→ Directions
Your reply must contain exactly the lines running from the one with "In a spherical" to the last line of the entries below, both included, and no other lines.

Top of Recorded information

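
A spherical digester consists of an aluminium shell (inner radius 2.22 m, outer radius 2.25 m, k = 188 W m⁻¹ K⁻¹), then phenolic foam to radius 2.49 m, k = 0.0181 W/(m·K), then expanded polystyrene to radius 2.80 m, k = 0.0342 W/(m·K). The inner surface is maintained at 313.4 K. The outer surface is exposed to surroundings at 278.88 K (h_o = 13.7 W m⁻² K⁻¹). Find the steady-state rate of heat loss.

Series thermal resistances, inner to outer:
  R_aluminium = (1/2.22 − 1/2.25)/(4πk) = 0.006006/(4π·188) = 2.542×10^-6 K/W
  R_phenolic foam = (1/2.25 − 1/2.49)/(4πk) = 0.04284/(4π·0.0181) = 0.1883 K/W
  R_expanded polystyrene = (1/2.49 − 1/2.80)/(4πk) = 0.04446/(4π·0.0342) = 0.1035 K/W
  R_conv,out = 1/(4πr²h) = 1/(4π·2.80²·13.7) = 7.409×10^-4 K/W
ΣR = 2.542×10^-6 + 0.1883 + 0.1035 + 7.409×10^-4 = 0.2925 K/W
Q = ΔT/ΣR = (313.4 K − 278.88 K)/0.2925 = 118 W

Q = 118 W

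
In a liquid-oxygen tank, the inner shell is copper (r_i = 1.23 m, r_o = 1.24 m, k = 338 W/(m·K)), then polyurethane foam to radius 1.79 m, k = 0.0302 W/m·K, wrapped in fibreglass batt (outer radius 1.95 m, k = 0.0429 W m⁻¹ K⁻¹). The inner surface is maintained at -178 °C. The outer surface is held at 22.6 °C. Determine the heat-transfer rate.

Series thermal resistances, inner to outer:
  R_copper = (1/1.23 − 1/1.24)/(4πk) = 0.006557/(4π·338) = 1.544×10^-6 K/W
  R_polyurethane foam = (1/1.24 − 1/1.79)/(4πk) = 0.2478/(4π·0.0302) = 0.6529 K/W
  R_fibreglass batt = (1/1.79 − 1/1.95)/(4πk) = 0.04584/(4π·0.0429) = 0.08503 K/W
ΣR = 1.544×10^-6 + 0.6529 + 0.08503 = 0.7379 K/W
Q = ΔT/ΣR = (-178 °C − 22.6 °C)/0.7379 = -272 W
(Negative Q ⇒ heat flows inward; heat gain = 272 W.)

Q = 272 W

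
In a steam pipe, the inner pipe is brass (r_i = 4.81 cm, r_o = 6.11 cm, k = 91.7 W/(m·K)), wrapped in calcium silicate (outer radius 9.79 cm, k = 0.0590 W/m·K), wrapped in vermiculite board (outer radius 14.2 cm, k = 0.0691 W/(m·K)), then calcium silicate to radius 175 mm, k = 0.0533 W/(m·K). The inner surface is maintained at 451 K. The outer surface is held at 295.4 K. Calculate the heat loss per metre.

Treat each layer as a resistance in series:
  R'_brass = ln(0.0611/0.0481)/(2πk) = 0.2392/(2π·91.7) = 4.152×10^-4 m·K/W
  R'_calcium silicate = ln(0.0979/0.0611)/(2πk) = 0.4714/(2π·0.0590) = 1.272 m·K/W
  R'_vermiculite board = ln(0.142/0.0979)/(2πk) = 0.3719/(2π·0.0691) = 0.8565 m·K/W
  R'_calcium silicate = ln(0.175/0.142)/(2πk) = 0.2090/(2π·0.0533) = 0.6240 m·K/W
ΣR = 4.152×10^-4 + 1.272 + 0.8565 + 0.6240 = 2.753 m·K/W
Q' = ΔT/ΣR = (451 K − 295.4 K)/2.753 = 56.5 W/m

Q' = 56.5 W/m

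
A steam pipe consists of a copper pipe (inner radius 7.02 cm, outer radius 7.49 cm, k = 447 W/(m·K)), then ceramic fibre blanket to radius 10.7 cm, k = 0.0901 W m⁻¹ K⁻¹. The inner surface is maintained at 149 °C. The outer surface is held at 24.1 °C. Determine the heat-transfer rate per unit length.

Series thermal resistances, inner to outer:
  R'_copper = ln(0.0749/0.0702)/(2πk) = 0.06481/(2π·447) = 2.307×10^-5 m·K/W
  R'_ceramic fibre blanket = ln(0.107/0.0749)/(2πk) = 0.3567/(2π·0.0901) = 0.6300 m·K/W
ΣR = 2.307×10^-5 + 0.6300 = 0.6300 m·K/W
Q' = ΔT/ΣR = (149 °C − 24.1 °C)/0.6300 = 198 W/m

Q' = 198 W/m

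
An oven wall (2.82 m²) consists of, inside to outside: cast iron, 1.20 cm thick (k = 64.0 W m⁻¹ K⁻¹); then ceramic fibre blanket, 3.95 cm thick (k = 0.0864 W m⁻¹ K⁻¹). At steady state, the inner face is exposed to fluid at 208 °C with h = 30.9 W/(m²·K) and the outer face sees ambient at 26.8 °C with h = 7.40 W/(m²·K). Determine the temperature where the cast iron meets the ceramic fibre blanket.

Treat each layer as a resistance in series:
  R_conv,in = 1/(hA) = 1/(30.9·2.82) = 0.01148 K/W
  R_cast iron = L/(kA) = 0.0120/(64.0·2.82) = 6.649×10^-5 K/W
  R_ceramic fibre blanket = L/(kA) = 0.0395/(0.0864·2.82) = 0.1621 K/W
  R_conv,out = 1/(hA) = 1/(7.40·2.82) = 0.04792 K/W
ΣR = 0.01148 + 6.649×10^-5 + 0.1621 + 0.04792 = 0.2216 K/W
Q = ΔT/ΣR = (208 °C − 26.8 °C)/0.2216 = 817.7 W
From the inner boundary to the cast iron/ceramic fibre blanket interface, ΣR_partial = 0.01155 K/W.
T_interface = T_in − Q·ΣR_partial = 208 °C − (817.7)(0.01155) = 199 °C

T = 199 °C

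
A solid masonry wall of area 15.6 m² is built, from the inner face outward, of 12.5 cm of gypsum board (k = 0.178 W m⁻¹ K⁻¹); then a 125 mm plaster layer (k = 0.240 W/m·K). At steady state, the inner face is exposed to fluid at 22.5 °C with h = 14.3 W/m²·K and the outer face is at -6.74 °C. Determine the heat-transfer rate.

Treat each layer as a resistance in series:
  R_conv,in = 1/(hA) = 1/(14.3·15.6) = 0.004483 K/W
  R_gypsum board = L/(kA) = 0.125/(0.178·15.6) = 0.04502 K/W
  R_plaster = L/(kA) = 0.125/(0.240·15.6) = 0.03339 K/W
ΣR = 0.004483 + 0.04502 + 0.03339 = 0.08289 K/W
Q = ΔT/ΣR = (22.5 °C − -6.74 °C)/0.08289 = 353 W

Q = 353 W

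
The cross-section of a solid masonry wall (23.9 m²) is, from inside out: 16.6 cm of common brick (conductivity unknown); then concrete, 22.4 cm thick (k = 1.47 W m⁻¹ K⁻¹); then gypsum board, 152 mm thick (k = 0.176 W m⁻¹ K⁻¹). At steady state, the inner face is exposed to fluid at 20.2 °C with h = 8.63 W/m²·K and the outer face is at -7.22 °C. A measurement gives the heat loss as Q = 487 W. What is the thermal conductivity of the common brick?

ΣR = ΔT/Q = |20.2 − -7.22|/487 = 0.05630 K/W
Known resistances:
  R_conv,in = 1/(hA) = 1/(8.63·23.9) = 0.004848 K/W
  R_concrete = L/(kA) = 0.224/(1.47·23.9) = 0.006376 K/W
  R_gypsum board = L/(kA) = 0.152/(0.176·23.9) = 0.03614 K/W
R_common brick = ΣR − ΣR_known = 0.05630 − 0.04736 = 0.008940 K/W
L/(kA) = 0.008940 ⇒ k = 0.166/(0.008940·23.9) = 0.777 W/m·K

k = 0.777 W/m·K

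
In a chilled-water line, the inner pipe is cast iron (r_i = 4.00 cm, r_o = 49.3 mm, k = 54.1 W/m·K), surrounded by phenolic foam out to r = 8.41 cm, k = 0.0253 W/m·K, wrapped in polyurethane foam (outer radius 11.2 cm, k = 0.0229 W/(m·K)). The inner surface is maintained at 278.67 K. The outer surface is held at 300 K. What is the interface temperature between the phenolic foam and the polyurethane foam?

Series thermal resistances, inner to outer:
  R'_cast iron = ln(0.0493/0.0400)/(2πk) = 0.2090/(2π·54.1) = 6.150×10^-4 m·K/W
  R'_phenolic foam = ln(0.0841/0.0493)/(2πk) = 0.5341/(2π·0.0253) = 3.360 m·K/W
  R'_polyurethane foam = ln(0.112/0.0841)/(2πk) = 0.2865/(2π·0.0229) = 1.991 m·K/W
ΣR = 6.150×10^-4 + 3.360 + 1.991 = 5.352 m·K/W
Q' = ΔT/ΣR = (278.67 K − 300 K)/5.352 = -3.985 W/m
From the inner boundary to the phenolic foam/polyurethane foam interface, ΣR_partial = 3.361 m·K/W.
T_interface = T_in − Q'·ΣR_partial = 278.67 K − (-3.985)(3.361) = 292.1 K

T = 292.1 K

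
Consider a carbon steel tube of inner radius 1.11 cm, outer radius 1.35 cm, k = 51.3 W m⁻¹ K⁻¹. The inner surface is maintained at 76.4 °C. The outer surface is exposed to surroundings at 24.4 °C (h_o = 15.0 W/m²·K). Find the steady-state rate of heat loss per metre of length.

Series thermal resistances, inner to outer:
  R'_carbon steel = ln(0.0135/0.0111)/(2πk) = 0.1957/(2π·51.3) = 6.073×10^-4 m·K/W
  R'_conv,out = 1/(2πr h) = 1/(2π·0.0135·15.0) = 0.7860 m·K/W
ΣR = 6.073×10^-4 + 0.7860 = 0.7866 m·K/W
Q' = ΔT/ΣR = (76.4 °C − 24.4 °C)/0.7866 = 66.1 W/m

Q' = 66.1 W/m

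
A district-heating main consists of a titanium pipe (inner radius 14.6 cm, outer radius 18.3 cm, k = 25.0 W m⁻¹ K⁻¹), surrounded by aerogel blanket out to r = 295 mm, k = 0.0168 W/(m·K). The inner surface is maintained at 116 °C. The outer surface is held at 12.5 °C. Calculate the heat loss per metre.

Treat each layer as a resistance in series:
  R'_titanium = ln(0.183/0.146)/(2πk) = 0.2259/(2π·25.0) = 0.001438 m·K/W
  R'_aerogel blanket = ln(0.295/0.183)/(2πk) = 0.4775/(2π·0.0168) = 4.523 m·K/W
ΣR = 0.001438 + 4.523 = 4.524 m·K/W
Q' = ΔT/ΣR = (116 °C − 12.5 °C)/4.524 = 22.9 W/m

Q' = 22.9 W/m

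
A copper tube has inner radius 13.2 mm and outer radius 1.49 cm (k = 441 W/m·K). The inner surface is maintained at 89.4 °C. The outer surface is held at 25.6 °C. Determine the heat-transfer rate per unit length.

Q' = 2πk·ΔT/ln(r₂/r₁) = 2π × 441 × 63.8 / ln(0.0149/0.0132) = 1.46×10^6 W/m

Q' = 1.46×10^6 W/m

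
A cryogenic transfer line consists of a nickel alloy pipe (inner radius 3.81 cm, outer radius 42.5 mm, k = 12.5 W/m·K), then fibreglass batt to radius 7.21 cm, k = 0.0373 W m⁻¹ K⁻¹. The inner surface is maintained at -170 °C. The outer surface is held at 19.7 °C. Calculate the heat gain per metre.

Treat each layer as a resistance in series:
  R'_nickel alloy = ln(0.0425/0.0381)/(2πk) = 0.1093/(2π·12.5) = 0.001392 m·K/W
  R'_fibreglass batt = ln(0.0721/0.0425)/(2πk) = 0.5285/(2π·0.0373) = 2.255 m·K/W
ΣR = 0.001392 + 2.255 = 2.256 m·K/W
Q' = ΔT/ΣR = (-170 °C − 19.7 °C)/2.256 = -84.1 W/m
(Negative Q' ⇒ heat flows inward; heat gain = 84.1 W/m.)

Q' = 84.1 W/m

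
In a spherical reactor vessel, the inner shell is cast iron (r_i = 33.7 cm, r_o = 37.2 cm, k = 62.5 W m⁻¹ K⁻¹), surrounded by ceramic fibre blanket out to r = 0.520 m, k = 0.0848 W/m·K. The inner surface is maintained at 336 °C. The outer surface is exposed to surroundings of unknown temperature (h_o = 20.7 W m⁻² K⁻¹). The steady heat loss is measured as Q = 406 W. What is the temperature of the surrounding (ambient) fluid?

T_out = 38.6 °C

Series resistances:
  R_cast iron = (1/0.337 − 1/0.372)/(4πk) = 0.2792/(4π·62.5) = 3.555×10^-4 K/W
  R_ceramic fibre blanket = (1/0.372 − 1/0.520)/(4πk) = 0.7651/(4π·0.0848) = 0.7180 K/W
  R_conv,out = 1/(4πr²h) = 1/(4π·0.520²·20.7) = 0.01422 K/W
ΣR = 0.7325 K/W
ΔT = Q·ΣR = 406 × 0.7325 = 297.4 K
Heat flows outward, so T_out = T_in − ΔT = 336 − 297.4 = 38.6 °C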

Bottom of Recorded information

→ Solution to the problem
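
In a spherical reactor vessel, the inner shell is cast iron (r_i = 33.7 cm, r_o = 37.2 cm, k = 62.5 W m⁻¹ K⁻¹), surrounded by ceramic fibre blanket out to r = 0.520 m, k = 0.0848 W/m·K. The inner surface is maintained at 336 °C. The outer surface is exposed to surroundings of unknown temperature (h_o = 20.7 W m⁻² K⁻¹). The steady heat loss is measured as Q = 406 W. What is the temperature of the surrounding (ambient) fluid?

T_out = 38.6 °C

Series resistances:
  R_cast iron = (1/0.337 − 1/0.372)/(4πk) = 0.2792/(4π·62.5) = 3.555×10^-4 K/W
  R_ceramic fibre blanket = (1/0.372 − 1/0.520)/(4πk) = 0.7651/(4π·0.0848) = 0.7180 K/W
  R_conv,out = 1/(4πr²h) = 1/(4π·0.520²·20.7) = 0.01422 K/W
ΣR = 0.7325 K/W
ΔT = Q·ΣR = 406 × 0.7325 = 297.4 K
Heat flows outward, so T_out = T_in − ΔT = 336 − 297.4 = 38.6 °C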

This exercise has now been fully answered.